[Exercise requirements]
Using the records below, transcribe word for word the stretch from the line that contains "- On even ticks" through the line that contains "At what tick", both end lines included, and nothing else.

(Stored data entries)
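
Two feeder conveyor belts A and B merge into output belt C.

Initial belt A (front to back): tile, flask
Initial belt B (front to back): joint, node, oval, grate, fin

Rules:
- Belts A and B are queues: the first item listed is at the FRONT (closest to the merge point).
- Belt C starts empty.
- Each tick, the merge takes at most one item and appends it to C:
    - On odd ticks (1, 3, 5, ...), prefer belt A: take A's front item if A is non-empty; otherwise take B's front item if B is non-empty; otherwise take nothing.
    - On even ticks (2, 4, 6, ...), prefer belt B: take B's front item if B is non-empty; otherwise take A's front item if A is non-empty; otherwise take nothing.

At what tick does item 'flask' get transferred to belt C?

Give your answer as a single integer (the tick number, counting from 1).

Tick 1: prefer A, take tile from A; A=[flask] B=[joint,node,oval,grate,fin] C=[tile]
Tick 2: prefer B, take joint from B; A=[flask] B=[node,oval,grate,fin] C=[tile,joint]
Tick 3: prefer A, take flask from A; A=[-] B=[node,oval,grate,fin] C=[tile,joint,flask]

Answer: 3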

[The answer]
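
    - On even ticks (2, 4, 6, ...), prefer belt B: take B's front item if B is non-empty; otherwise take A's front item if A is non-empty; otherwise take nothing.

At what tick does item 'flask' get transferred to belt C?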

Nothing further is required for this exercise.